### Material provided ###

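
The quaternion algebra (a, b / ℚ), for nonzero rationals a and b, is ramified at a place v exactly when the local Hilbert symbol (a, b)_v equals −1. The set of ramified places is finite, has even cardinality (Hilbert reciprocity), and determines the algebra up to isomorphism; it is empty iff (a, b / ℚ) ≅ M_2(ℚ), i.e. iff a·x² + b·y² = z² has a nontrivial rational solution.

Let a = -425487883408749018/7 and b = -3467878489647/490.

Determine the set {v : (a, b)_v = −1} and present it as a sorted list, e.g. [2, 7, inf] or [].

(a, b) ≡ (-6006, -1430) mod (ℚ^×)²; places V = {2, 3, 5, 7, 11, 13, ∞}.
(a,b)_7: α=-1, u≡3; β=-2, v≡3 (mod 7); (3|7)=-1, (3|7)=-1; sign (−1)^0·-1^-2·-1^-1 = -1.
(a,b)_11: α=9, u≡5; β=7, v≡2 (mod 11); (5|11)=+1, (2|11)=-1; sign (−1)^1·+1^7·-1^9 = +1.
(a,b)_2: α=1, β=-1; u≡5, v≡5 (mod 8); ε(u)ε(v)=0·0, αω(v)=1·1, βω(u)=-1·1; sum ≡ 0  ⇒  +1.
(a,b)_3: α=5, u≡2; β=4, v≡1 (mod 3); (2|3)=-1, (1|3)=+1; sign (−1)^0·-1^4·+1^5 = +1.
(a,b)_13: α=5, u≡11; β=3, v≡8 (mod 13); (11|13)=-1, (8|13)=-1; sign (−1)^0·-1^3·-1^5 = +1.
(a,b)_∞: sgn(-6006)=−, sgn(-1430)=−, so -1.
(a,b)_5: α=0, u≡1; β=-1, v≡1 (mod 5); (1|5)=+1, (1|5)=+1; sign (−1)^0·+1^-1·+1^0 = +1.
|Ram(-6006, -1430)| = 2, even; anisotropic at {7, ∞}.

[7, inf]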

###

[What you will do] Return, word for word, every line from the top of the entries down to the line that holds "Let a = -425487883408749018/7", both included.

[Result of this task]
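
The quaternion algebra (a, b / ℚ), for nonzero rationals a and b, is ramified at a place v exactly when the local Hilbert symbol (a, b)_v equals −1. The set of ramified places is finite, has even cardinality (Hilbert reciprocity), and determines the algebra up to isomorphism; it is empty iff (a, b / ℚ) ≅ M_2(ℚ), i.e. iff a·x² + b·y² = z² has a nontrivial rational solution.

Let a = -425487883408749018/7 and b = -3467878489647/490.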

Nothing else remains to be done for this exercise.